• Action item:
Write the data below out again, exactly as each line reads.

- - - - -

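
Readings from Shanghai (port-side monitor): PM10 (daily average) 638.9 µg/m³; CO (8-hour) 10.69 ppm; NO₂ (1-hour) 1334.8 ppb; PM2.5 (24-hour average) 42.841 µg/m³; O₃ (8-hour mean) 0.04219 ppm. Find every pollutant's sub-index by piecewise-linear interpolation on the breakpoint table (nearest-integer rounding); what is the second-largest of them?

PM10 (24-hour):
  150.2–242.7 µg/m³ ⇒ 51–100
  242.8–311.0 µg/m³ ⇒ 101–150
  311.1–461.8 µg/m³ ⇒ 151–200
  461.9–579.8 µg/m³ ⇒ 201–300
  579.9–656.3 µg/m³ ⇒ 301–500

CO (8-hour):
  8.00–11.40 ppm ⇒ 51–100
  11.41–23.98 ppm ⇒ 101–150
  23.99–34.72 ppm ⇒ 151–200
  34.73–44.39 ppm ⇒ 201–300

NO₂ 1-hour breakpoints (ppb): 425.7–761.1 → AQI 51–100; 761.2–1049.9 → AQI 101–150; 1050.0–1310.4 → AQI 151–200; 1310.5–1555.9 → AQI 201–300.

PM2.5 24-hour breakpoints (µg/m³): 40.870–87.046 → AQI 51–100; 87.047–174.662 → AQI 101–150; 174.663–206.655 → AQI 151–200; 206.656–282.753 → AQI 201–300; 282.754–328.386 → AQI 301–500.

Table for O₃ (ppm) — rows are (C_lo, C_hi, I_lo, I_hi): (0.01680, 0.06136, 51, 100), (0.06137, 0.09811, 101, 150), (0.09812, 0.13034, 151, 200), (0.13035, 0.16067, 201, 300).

PM10: 638.9 lies in 579.9–656.3, so I_lo=301, I_hi=500, C_lo=579.9, C_hi=656.3.
(500−301)/(656.3−579.9) × (638.9−579.9) + 301 = 199/76.4 × 59.0 + 301 ≈ 454.68 → 455.
CO: row 8.00–11.40 (AQI 51–100). (100−51)·(10.69−8.00)/(11.40−8.00) + 51 = 49·2.69/3.40 + 51 ≈ 89.77 → 90.
NO₂ 1334.8: bracket 1310.5–1555.9 → index 201–300; slope 99/245.4, offset 24.3.
AQI = 201 + 99/245.4·24.3 ≈ 210.80 ⇒ 211.
PM2.5 42.841: bracket 40.870–87.046 → index 51–100; slope 49/46.176, offset 1.971.
AQI = 51 + 49/46.176·1.971 ≈ 53.09 ⇒ 53.
O₃: 0.04219 lies in 0.01680–0.06136, so I_lo=51, I_hi=100, C_lo=0.01680, C_hi=0.06136.
(100−51)/(0.06136−0.01680) × (0.04219−0.01680) + 51 = 49/0.04456 × 0.02539 + 51 ≈ 78.92 → 79.
Sub-indices: PM10→455, CO→90, NO₂→211, PM2.5→53, O₃→79. Ranked high→low: 455, 211, 90, 79, 53. Second-highest sub-index = 211.

211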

- - - - -

• Reply:
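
Readings from Shanghai (port-side monitor): PM10 (daily average) 638.9 µg/m³; CO (8-hour) 10.69 ppm; NO₂ (1-hour) 1334.8 ppb; PM2.5 (24-hour average) 42.841 µg/m³; O₃ (8-hour mean) 0.04219 ppm. Find every pollutant's sub-index by piecewise-linear interpolation on the breakpoint table (nearest-integer rounding); what is the second-largest of them?

PM10 (24-hour):
  150.2–242.7 µg/m³ ⇒ 51–100
  242.8–311.0 µg/m³ ⇒ 101–150
  311.1–461.8 µg/m³ ⇒ 151–200
  461.9–579.8 µg/m³ ⇒ 201–300
  579.9–656.3 µg/m³ ⇒ 301–500

CO (8-hour):
  8.00–11.40 ppm ⇒ 51–100
  11.41–23.98 ppm ⇒ 101–150
  23.99–34.72 ppm ⇒ 151–200
  34.73–44.39 ppm ⇒ 201–300

NO₂ 1-hour breakpoints (ppb): 425.7–761.1 → AQI 51–100; 761.2–1049.9 → AQI 101–150; 1050.0–1310.4 → AQI 151–200; 1310.5–1555.9 → AQI 201–300.

PM2.5 24-hour breakpoints (µg/m³): 40.870–87.046 → AQI 51–100; 87.047–174.662 → AQI 101–150; 174.663–206.655 → AQI 151–200; 206.656–282.753 → AQI 201–300; 282.754–328.386 → AQI 301–500.

Table for O₃ (ppm) — rows are (C_lo, C_hi, I_lo, I_hi): (0.01680, 0.06136, 51, 100), (0.06137, 0.09811, 101, 150), (0.09812, 0.13034, 151, 200), (0.13035, 0.16067, 201, 300).

PM10: 638.9 lies in 579.9–656.3, so I_lo=301, I_hi=500, C_lo=579.9, C_hi=656.3.
(500−301)/(656.3−579.9) × (638.9−579.9) + 301 = 199/76.4 × 59.0 + 301 ≈ 454.68 → 455.
CO: row 8.00–11.40 (AQI 51–100). (100−51)·(10.69−8.00)/(11.40−8.00) + 51 = 49·2.69/3.40 + 51 ≈ 89.77 → 90.
NO₂ 1334.8: bracket 1310.5–1555.9 → index 201–300; slope 99/245.4, offset 24.3.
AQI = 201 + 99/245.4·24.3 ≈ 210.80 ⇒ 211.
PM2.5 42.841: bracket 40.870–87.046 → index 51–100; slope 49/46.176, offset 1.971.
AQI = 51 + 49/46.176·1.971 ≈ 53.09 ⇒ 53.
O₃: 0.04219 lies in 0.01680–0.06136, so I_lo=51, I_hi=100, C_lo=0.01680, C_hi=0.06136.
(100−51)/(0.06136−0.01680) × (0.04219−0.01680) + 51 = 49/0.04456 × 0.02539 + 51 ≈ 78.92 → 79.
Sub-indices: PM10→455, CO→90, NO₂→211, PM2.5→53, O₃→79. Ranked high→low: 455, 211, 90, 79, 53. Second-highest sub-index = 211.

211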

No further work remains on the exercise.